-- The data follows --

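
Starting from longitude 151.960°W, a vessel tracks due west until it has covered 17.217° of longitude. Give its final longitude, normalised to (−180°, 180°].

Start at -151.960°; shift −17.217° → -169.177°.
-169.177° already lies in (−180°, 180°].

169.177°W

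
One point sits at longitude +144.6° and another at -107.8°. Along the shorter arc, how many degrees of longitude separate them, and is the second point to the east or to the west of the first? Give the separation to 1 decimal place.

107.6° east

Raw difference: -107.8 − 144.6 = -252.4°.
Normalise into (−180°, 180°]: -252.4° + 360° = 107.6°.
Positive ⇒ the second point lies to the east; separation 107.6°.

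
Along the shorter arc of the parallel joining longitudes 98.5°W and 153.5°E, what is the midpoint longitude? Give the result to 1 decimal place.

152.5°W

Signed shortest Δλ from -98.5° to +153.5° is -108.0°.
Midpoint longitude = -98.5° + (-108.0°)/2 = -98.5° − 54.0° = -152.5°.
(The naïve average (-98.5 + +153.5)/2 = 27.5° is on the wrong side of the globe.)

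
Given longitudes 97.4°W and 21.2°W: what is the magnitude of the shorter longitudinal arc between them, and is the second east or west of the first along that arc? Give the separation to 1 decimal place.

Raw difference: -21.2 − -97.4 = 76.2°.
Normalise into (−180°, 180°]: 76.2° stays 76.2°.
Positive ⇒ the second point lies to the east; separation 76.2°.

76.2° east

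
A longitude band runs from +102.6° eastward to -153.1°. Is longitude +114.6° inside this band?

Yes

Band width going east from +102.6° to -153.1°: ((-153.1 − 102.6) mod 360) = 104.3°.
Offset of +114.6° east of the west edge: ((114.6 − 102.6) mod 360) = 12.0°.
12.0° ≤ 104.3° ⇒ inside.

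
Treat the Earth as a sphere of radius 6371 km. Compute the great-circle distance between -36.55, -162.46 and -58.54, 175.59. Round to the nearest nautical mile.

1576 nmi

Δλ = 175.59 − -162.46 = 338.05°; wrapped into (−180°, 180°]: -21.95°.
Δφ = -58.54 − -36.55 = -21.99°.
a = sin²(Δφ/2) + cos φ₁ · cos φ₂ · sin²(Δλ/2) = 0.051572.
c = 2·atan2(√a, √(1−a)) = 0.45818 rad → d = 6371·c ≈ 2919.09 km ≈ 1576.19 nmi.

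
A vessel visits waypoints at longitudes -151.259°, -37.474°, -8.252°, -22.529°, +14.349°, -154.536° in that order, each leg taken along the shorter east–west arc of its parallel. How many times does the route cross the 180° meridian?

0

Leg 1: -151.259° → -37.474°, shortest Δλ = 113.785° (east) — does not cross 180°.
Leg 2: -37.474° → -8.252°, shortest Δλ = 29.222° (east) — does not cross 180°.
Leg 3: -8.252° → -22.529°, shortest Δλ = -14.277° (west) — does not cross 180°.
Leg 4: -22.529° → +14.349°, shortest Δλ = 36.878° (east) — does not cross 180°.
Leg 5: +14.349° → -154.536°, shortest Δλ = -168.885° (west) — does not cross 180°.
Total crossings: 0.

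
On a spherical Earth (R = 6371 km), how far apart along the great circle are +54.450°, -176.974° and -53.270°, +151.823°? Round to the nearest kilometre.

12317 km

Δλ = 151.823 − -176.974 = 328.797°; wrapped into (−180°, 180°]: -31.203°.
Δφ = -53.270 − 54.450 = -107.720°.
a = sin²(Δφ/2) + cos φ₁ · cos φ₂ · sin²(Δλ/2) = 0.677333.
c = 2·atan2(√a, √(1−a)) = 1.93335 rad → d = 6371·c ≈ 12317.40 km.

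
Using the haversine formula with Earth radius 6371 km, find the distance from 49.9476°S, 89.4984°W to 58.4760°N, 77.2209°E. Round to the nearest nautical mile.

Δλ = 77.2209 − -89.4984 = 166.7193°.
Δφ = 58.4760 − -49.9476 = 108.4236°.
a = sin²(Δφ/2) + cos φ₁ · cos φ₂ · sin²(Δλ/2) = 0.989972.
c = 2·atan2(√a, √(1−a)) = 2.94098 rad → d = 6371·c ≈ 18736.98 km ≈ 10117.16 nmi.

10117 nmi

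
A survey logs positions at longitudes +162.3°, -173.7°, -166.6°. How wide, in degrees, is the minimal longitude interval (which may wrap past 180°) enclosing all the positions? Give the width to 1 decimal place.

Sort the longitudes: -173.7°, -166.6°, +162.3°.
Eastward gaps between consecutive values (wrapping around): 7.1°, 328.9°, 24.0°.
Largest gap = 328.9° ⇒ minimal covering band is its complement: 360° − 328.9° = 31.1°.
Band runs from +162.3° eastward to -166.6°, crossing the antimeridian.

31.1°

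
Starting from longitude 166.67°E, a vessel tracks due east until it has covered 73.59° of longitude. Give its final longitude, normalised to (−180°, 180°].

119.74°W

Start at +166.67°; shift +73.59° → +240.26°.
+240.26° lies outside (−180°, 180°]; subtract 360° → -119.74°.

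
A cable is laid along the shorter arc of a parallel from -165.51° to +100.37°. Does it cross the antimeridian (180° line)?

Naïve |100.37 − -165.51| = 265.88° > 180°, so the shorter arc goes the other way round — across 180°.
Signed shortest Δλ = ((100.37 − -165.51 + 180) mod 360) − 180 = -94.12°.
Going west by 94.12° from -165.51° passes through 180° before reaching +100.37°.

Yes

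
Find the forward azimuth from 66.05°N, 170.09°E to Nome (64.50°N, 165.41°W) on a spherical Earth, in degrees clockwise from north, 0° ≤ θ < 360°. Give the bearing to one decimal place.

Δλ = -165.41 − 170.09 = -335.50°; wrapped into (−180°, 180°]: 24.50°.
θ = atan2( sin Δλ · cos φ₂ , cos φ₁ · sin φ₂ − sin φ₁ · cos φ₂ · cos Δλ )
  = atan2(0.17853, 0.00838) = 87.314° → normalised to [0°, 360°): 87.314°.

87.3°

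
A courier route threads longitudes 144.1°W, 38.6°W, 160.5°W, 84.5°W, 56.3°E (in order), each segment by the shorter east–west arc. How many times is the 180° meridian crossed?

0

Leg 1: -144.1° → -38.6°, shortest Δλ = 105.5° (east) — does not cross 180°.
Leg 2: -38.6° → -160.5°, shortest Δλ = -121.9° (west) — does not cross 180°.
Leg 3: -160.5° → -84.5°, shortest Δλ = 76.0° (east) — does not cross 180°.
Leg 4: -84.5° → +56.3°, shortest Δλ = 140.8° (east) — does not cross 180°.
Total crossings: 0.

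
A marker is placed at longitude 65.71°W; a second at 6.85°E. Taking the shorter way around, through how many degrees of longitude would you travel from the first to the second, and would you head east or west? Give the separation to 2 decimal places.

Raw difference: 6.85 − -65.71 = 72.56°.
Normalise into (−180°, 180°]: 72.56° stays 72.56°.
Positive ⇒ the second point lies to the east; separation 72.56°.

72.56° east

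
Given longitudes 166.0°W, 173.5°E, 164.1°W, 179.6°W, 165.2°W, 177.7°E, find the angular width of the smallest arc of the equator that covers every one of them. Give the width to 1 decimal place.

22.4°

Sort the longitudes: -179.6°, -166.0°, -165.2°, -164.1°, +173.5°, +177.7°.
Eastward gaps between consecutive values (wrapping around): 13.6°, 0.8°, 1.1°, 337.6°, 4.2°, 2.7°.
Largest gap = 337.6° ⇒ minimal covering band is its complement: 360° − 337.6° = 22.4°.
Band runs from +173.5° eastward to -164.1°, crossing the antimeridian.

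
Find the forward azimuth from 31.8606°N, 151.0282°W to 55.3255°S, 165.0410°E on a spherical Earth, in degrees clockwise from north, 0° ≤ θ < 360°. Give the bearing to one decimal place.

Δλ = 165.0410 − -151.0282 = 316.0692°; wrapped into (−180°, 180°]: -43.9308°.
θ = atan2( sin Δλ · cos φ₂ , cos φ₁ · sin φ₂ − sin φ₁ · cos φ₂ · cos Δλ )
  = atan2(-0.39471, -0.91476) = -156.661° → normalised to [0°, 360°): 203.339°.

203.3°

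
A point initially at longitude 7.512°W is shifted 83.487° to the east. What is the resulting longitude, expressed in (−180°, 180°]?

Start at -7.512°; shift +83.487° → +75.975°.
+75.975° already lies in (−180°, 180°].

75.975°E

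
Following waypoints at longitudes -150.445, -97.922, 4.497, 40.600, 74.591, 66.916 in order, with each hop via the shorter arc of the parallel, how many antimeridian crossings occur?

Leg 1: -150.445° → -97.922°, shortest Δλ = 52.523° (east) — does not cross 180°.
Leg 2: -97.922° → +4.497°, shortest Δλ = 102.419° (east) — does not cross 180°.
Leg 3: +4.497° → +40.600°, shortest Δλ = 36.103° (east) — does not cross 180°.
Leg 4: +40.600° → +74.591°, shortest Δλ = 33.991° (east) — does not cross 180°.
Leg 5: +74.591° → +66.916°, shortest Δλ = -7.675° (west) — does not cross 180°.
Total crossings: 0.

0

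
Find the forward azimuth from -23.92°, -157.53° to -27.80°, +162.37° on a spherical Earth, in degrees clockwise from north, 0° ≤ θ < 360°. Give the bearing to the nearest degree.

Δλ = 162.37 − -157.53 = 319.90°; wrapped into (−180°, 180°]: -40.10°.
θ = atan2( sin Δλ · cos φ₂ , cos φ₁ · sin φ₂ − sin φ₁ · cos φ₂ · cos Δλ )
  = atan2(-0.56978, -0.15198) = -104.935° → normalised to [0°, 360°): 255.065°.

255°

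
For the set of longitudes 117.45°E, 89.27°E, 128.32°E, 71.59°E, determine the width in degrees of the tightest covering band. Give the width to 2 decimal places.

56.73°

Sort the longitudes: +71.59°, +89.27°, +117.45°, +128.32°.
Eastward gaps between consecutive values (wrapping around): 17.68°, 28.18°, 10.87°, 303.27°.
Largest gap = 303.27° ⇒ minimal covering band is its complement: 360° − 303.27° = 56.73°.
Band runs from +71.59° eastward to +128.32°.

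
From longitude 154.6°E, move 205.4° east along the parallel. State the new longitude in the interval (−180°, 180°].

Start at +154.6°; shift +205.4° → +360.0°.
+360.0° lies outside (−180°, 180°]; subtract 360° → +0.0°.

0.0°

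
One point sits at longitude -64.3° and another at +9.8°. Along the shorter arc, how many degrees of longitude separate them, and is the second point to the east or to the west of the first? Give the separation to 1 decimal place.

Raw difference: 9.8 − -64.3 = 74.1°.
Normalise into (−180°, 180°]: 74.1° stays 74.1°.
Positive ⇒ the second point lies to the east; separation 74.1°.

74.1° east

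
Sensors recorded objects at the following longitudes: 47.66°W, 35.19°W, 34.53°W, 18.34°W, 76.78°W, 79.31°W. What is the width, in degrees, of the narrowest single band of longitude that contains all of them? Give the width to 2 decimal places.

60.97°

Sort the longitudes: -79.31°, -76.78°, -47.66°, -35.19°, -34.53°, -18.34°.
Eastward gaps between consecutive values (wrapping around): 2.53°, 29.12°, 12.47°, 0.66°, 16.19°, 299.03°.
Largest gap = 299.03° ⇒ minimal covering band is its complement: 360° − 299.03° = 60.97°.
Band runs from -79.31° eastward to -18.34°.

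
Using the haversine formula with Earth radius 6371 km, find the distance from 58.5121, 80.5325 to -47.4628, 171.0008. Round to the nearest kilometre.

14360 km

Δλ = 171.0008 − 80.5325 = 90.4683°.
Δφ = -47.4628 − 58.5121 = -105.9749°.
a = sin²(Δφ/2) + cos φ₁ · cos φ₂ · sin²(Δλ/2) = 0.815613.
c = 2·atan2(√a, √(1−a)) = 2.25393 rad → d = 6371·c ≈ 14359.78 km.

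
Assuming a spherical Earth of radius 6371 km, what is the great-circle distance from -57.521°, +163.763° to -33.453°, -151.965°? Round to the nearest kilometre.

Δλ = -151.965 − 163.763 = -315.728°; wrapped into (−180°, 180°]: 44.272°.
Δφ = -33.453 − -57.521 = 24.068°.
a = sin²(Δφ/2) + cos φ₁ · cos φ₂ · sin²(Δλ/2) = 0.107082.
c = 2·atan2(√a, √(1−a)) = 0.66675 rad → d = 6371·c ≈ 4247.86 km.

4248 km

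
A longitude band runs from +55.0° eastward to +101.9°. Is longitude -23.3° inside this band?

No

Band width going east from +55.0° to +101.9°: ((101.9 − 55.0) mod 360) = 46.9°.
Offset of -23.3° east of the west edge: ((-23.3 − 55.0) mod 360) = 281.7°.
281.7° > 46.9° ⇒ outside.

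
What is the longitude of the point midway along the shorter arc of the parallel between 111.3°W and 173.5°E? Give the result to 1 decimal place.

Signed shortest Δλ from -111.3° to +173.5° is -75.2°.
Midpoint longitude = -111.3° + (-75.2°)/2 = -111.3° − 37.6° = -148.9°.
(The naïve average (-111.3 + +173.5)/2 = 31.1° is on the wrong side of the globe.)

148.9°W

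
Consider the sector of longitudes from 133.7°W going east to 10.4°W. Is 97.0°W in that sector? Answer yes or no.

Yes

Band width going east from -133.7° to -10.4°: ((-10.4 − -133.7) mod 360) = 123.3°.
Offset of -97.0° east of the west edge: ((-97.0 − -133.7) mod 360) = 36.7°.
36.7° ≤ 123.3° ⇒ inside.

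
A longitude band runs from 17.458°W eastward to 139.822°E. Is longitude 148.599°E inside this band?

No

Band width going east from -17.458° to +139.822°: ((139.822 − -17.458) mod 360) = 157.280°.
Offset of +148.599° east of the west edge: ((148.599 − -17.458) mod 360) = 166.057°.
166.057° > 157.280° ⇒ outside.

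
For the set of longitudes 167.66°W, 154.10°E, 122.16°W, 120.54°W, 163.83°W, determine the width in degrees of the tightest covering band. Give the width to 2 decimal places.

85.36°

Sort the longitudes: -167.66°, -163.83°, -122.16°, -120.54°, +154.10°.
Eastward gaps between consecutive values (wrapping around): 3.83°, 41.67°, 1.62°, 274.64°, 38.24°.
Largest gap = 274.64° ⇒ minimal covering band is its complement: 360° − 274.64° = 85.36°.
Band runs from +154.10° eastward to -120.54°, crossing the antimeridian.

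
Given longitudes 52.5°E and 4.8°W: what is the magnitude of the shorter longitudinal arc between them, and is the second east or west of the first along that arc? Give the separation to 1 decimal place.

Raw difference: -4.8 − 52.5 = -57.3°.
Normalise into (−180°, 180°]: -57.3° stays -57.3°.
Negative ⇒ the second point lies to the west; separation 57.3°.

57.3° west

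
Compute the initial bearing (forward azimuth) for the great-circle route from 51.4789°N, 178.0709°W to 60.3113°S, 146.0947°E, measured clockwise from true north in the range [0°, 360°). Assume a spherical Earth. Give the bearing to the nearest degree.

Δλ = 146.0947 − -178.0709 = 324.1656°; wrapped into (−180°, 180°]: -35.8344°.
θ = atan2( sin Δλ · cos φ₂ , cos φ₁ · sin φ₂ − sin φ₁ · cos φ₂ · cos Δλ )
  = atan2(-0.28996, -0.85520) = -161.270° → normalised to [0°, 360°): 198.730°.

199°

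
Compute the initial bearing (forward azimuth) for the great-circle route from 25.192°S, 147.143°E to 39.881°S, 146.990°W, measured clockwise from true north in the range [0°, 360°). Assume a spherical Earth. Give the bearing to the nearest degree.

123°

Δλ = -146.990 − 147.143 = -294.133°; wrapped into (−180°, 180°]: 65.867°.
θ = atan2( sin Δλ · cos φ₂ , cos φ₁ · sin φ₂ − sin φ₁ · cos φ₂ · cos Δλ )
  = atan2(0.70031, -0.44666) = 122.530° → normalised to [0°, 360°): 122.530°.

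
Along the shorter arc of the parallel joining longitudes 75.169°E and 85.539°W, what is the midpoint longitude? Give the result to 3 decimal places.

Signed shortest Δλ from +75.169° to -85.539° is -160.708°.
Midpoint longitude = +75.169° + (-160.708°)/2 = +75.169° − 80.354° = -5.185°.

5.185°W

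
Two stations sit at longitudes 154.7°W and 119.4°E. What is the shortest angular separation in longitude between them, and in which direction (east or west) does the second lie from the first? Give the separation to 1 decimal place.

85.9° west

Raw difference: 119.4 − -154.7 = 274.1°.
Normalise into (−180°, 180°]: 274.1° − 360° = -85.9°.
Negative ⇒ the second point lies to the west; separation 85.9°.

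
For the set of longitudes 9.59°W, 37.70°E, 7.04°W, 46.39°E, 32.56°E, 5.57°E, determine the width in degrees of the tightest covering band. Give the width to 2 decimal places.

55.98°

Sort the longitudes: -9.59°, -7.04°, +5.57°, +32.56°, +37.70°, +46.39°.
Eastward gaps between consecutive values (wrapping around): 2.55°, 12.61°, 26.99°, 5.14°, 8.69°, 304.02°.
Largest gap = 304.02° ⇒ minimal covering band is its complement: 360° − 304.02° = 55.98°.
Band runs from -9.59° eastward to +46.39°.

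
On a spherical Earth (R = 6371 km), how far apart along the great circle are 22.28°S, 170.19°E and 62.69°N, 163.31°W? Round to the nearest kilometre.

Δλ = -163.31 − 170.19 = -333.50°; wrapped into (−180°, 180°]: 26.50°.
Δφ = 62.69 − -22.28 = 84.97°.
a = sin²(Δφ/2) + cos φ₁ · cos φ₂ · sin²(Δλ/2) = 0.478464.
c = 2·atan2(√a, √(1−a)) = 1.52771 rad → d = 6371·c ≈ 9733.05 km.

9733 km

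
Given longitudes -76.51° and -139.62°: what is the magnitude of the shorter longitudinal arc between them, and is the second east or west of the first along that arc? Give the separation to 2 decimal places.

63.11° west

Raw difference: -139.62 − -76.51 = -63.11°.
Normalise into (−180°, 180°]: -63.11° stays -63.11°.
Negative ⇒ the second point lies to the west; separation 63.11°.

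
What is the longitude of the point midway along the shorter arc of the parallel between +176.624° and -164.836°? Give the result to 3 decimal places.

-174.106°

Signed shortest Δλ from +176.624° to -164.836° is +18.540°.
Midpoint longitude = +176.624° + (+18.540°)/2 = +176.624° + 9.270° = +185.894°.
Normalise into (−180°, 180°]: -174.106°.
(The naïve average (+176.624 + -164.836)/2 = 5.894° is on the wrong side of the globe.)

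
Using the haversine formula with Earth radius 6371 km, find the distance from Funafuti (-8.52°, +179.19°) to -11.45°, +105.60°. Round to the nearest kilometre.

Δλ = 105.60 − 179.19 = -73.59°.
Δφ = -11.45 − -8.52 = -2.93°.
a = sin²(Δφ/2) + cos φ₁ · cos φ₂ · sin²(Δλ/2) = 0.348379.
c = 2·atan2(√a, √(1−a)) = 1.26270 rad → d = 6371·c ≈ 8044.69 km.

8045 km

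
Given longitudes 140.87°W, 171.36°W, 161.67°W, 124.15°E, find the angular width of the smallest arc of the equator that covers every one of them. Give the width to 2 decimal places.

Sort the longitudes: -171.36°, -161.67°, -140.87°, +124.15°.
Eastward gaps between consecutive values (wrapping around): 9.69°, 20.80°, 265.02°, 64.49°.
Largest gap = 265.02° ⇒ minimal covering band is its complement: 360° − 265.02° = 94.98°.
Band runs from +124.15° eastward to -140.87°, crossing the antimeridian.

94.98°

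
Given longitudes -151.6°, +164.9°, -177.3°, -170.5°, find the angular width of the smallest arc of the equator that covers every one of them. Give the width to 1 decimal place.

Sort the longitudes: -177.3°, -170.5°, -151.6°, +164.9°.
Eastward gaps between consecutive values (wrapping around): 6.8°, 18.9°, 316.5°, 17.8°.
Largest gap = 316.5° ⇒ minimal covering band is its complement: 360° − 316.5° = 43.5°.
Band runs from +164.9° eastward to -151.6°, crossing the antimeridian.

43.5°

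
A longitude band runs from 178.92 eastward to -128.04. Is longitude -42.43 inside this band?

No

Band width going east from +178.92° to -128.04°: ((-128.04 − 178.92) mod 360) = 53.04°.
Offset of -42.43° east of the west edge: ((-42.43 − 178.92) mod 360) = 138.65°.
138.65° > 53.04° ⇒ outside.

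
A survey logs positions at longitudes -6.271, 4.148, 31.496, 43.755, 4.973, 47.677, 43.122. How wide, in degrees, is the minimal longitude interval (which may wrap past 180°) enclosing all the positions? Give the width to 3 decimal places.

Sort the longitudes: -6.271°, +4.148°, +4.973°, +31.496°, +43.122°, +43.755°, +47.677°.
Eastward gaps between consecutive values (wrapping around): 10.419°, 0.825°, 26.523°, 11.626°, 0.633°, 3.922°, 306.052°.
Largest gap = 306.052° ⇒ minimal covering band is its complement: 360° − 306.052° = 53.948°.
Band runs from -6.271° eastward to +47.677°.

53.948°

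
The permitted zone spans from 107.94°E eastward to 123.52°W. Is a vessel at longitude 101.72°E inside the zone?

No

Band width going east from +107.94° to -123.52°: ((-123.52 − 107.94) mod 360) = 128.54°.
Offset of +101.72° east of the west edge: ((101.72 − 107.94) mod 360) = 353.78°.
353.78° > 128.54° ⇒ outside.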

-- The data concluded --

# Problem details:
Find the line containing "A longitude band runs from 178.92" in the material above. Print it and every line after it through the end, exactly and only those.

# Output of the task:
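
A longitude band runs from 178.92 eastward to -128.04. Is longitude -42.43 inside this band?

No

Band width going east from +178.92° to -128.04°: ((-128.04 − 178.92) mod 360) = 53.04°.
Offset of -42.43° east of the west edge: ((-42.43 − 178.92) mod 360) = 138.65°.
138.65° > 53.04° ⇒ outside.

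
A survey logs positions at longitudes -6.271, 4.148, 31.496, 43.755, 4.973, 47.677, 43.122. How wide, in degrees, is the minimal longitude interval (which may wrap past 180°) enclosing all the positions? Give the width to 3 decimal places.

Sort the longitudes: -6.271°, +4.148°, +4.973°, +31.496°, +43.122°, +43.755°, +47.677°.
Eastward gaps between consecutive values (wrapping around): 10.419°, 0.825°, 26.523°, 11.626°, 0.633°, 3.922°, 306.052°.
Largest gap = 306.052° ⇒ minimal covering band is its complement: 360° − 306.052° = 53.948°.
Band runs from -6.271° eastward to +47.677°.

53.948°

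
The permitted zone spans from 107.94°E eastward to 123.52°W. Is a vessel at longitude 101.72°E inside the zone?

No

Band width going east from +107.94° to -123.52°: ((-123.52 − 107.94) mod 360) = 128.54°.
Offset of +101.72° east of the west edge: ((101.72 − 107.94) mod 360) = 353.78°.
353.78° > 128.54° ⇒ outside.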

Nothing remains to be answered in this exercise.